──────── RECORDS FOR THIS TASK

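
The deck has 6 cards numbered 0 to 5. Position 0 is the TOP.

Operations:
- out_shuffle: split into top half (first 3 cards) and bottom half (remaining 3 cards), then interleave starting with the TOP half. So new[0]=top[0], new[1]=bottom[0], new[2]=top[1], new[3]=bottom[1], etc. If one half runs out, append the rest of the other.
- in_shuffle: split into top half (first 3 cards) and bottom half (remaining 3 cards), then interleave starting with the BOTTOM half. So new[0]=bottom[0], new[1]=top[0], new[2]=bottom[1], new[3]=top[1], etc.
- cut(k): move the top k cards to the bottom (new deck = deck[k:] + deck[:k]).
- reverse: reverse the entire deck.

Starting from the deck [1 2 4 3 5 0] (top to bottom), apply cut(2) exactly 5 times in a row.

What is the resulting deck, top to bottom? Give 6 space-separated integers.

Answer: 5 0 1 2 4 3

Derivation:
After op 1 (cut(2)): [4 3 5 0 1 2]
After op 2 (cut(2)): [5 0 1 2 4 3]
After op 3 (cut(2)): [1 2 4 3 5 0]
After op 4 (cut(2)): [4 3 5 0 1 2]
After op 5 (cut(2)): [5 0 1 2 4 3]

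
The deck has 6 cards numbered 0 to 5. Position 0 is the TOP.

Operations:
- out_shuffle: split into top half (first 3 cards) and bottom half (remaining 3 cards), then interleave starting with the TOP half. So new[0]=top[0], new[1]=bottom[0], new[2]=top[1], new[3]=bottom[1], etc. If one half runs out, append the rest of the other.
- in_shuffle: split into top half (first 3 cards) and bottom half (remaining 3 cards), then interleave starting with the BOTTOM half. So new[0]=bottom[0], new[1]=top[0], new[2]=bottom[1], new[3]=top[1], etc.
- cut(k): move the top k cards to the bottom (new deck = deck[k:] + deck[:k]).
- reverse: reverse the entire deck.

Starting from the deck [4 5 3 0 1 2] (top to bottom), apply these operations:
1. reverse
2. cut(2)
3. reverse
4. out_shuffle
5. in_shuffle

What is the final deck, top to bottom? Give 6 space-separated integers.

After op 1 (reverse): [2 1 0 3 5 4]
After op 2 (cut(2)): [0 3 5 4 2 1]
After op 3 (reverse): [1 2 4 5 3 0]
After op 4 (out_shuffle): [1 5 2 3 4 0]
After op 5 (in_shuffle): [3 1 4 5 0 2]

Answer: 3 1 4 5 0 2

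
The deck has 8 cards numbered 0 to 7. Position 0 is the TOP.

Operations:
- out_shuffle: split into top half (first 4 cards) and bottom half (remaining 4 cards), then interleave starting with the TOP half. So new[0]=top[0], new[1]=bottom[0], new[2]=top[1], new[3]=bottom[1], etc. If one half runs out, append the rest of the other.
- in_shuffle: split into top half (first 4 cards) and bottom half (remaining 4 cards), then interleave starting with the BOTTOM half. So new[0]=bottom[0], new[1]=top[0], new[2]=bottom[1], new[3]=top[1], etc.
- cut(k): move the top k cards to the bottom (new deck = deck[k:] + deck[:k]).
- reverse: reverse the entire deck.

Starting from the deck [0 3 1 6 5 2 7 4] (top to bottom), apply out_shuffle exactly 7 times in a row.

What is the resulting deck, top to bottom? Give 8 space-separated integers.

Answer: 0 5 3 2 1 7 6 4

Derivation:
After op 1 (out_shuffle): [0 5 3 2 1 7 6 4]
After op 2 (out_shuffle): [0 1 5 7 3 6 2 4]
After op 3 (out_shuffle): [0 3 1 6 5 2 7 4]
After op 4 (out_shuffle): [0 5 3 2 1 7 6 4]
After op 5 (out_shuffle): [0 1 5 7 3 6 2 4]
After op 6 (out_shuffle): [0 3 1 6 5 2 7 4]
After op 7 (out_shuffle): [0 5 3 2 1 7 6 4]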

────────────────

§ TASK DIRECTIONS
By examining the material line by line, establish how many lines contain "times" and give only that number.

§ TASK RESPONSE
2